■ **DESCRIPTION OF THE TASK**
A word-for-word transcript of the closing lines is required: from the one with "Here's a word puzzle. Count" through the final line of the data.

= = = = =

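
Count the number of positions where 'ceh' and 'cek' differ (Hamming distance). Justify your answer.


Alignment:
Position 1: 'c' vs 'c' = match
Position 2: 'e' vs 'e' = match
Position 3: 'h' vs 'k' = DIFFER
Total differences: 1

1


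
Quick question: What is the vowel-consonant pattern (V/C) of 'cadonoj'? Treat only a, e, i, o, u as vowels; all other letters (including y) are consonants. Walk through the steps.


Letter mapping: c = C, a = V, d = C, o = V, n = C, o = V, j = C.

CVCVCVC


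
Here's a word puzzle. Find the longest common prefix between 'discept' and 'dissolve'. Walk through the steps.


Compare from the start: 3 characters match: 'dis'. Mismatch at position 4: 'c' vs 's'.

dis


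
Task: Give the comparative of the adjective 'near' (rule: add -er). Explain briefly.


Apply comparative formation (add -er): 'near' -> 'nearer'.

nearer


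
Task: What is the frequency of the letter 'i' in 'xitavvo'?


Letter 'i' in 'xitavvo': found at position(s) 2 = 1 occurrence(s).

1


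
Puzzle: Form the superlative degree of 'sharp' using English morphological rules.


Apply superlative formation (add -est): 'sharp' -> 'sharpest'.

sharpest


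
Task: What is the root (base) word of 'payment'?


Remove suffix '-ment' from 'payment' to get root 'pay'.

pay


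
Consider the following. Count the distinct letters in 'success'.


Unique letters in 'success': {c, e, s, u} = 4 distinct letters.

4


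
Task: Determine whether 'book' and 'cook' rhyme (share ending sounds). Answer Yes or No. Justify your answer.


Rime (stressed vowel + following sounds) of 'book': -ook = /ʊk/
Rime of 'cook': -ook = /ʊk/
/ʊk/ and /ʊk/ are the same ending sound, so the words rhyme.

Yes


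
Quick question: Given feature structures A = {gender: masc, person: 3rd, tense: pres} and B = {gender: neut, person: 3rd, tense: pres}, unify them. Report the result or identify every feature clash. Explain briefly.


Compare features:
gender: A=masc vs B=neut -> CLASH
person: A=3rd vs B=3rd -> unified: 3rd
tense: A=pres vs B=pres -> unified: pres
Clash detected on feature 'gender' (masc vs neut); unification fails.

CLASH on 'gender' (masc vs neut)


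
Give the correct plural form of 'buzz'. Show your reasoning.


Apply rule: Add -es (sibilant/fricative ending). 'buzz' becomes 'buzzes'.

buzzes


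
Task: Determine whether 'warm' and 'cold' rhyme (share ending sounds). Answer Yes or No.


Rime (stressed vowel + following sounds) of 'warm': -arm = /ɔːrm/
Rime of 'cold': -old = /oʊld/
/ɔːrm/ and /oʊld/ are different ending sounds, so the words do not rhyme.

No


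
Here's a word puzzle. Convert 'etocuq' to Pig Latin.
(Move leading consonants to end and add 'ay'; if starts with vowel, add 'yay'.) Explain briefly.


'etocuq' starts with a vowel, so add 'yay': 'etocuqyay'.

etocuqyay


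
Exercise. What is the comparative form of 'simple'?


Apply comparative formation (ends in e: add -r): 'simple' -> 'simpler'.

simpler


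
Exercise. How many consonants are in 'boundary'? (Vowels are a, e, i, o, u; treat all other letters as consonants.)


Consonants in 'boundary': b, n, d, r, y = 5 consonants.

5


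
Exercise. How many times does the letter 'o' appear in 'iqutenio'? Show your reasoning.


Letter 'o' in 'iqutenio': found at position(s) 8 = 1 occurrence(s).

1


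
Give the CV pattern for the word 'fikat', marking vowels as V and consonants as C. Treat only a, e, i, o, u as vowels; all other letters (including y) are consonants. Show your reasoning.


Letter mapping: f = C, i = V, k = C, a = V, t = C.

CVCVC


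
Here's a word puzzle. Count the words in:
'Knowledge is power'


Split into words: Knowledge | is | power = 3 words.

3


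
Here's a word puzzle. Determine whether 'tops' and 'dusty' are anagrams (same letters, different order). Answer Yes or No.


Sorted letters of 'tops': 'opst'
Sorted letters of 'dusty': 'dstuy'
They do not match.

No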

= = = = =

■ **COMPLETED EXERCISE**
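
Here's a word puzzle. Count the words in:
'Knowledge is power'


Split into words: Knowledge | is | power = 3 words.

3


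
Here's a word puzzle. Determine whether 'tops' and 'dusty' are anagrams (same letters, different order). Answer Yes or No.


Sorted letters of 'tops': 'opst'
Sorted letters of 'dusty': 'dstuy'
They do not match.

No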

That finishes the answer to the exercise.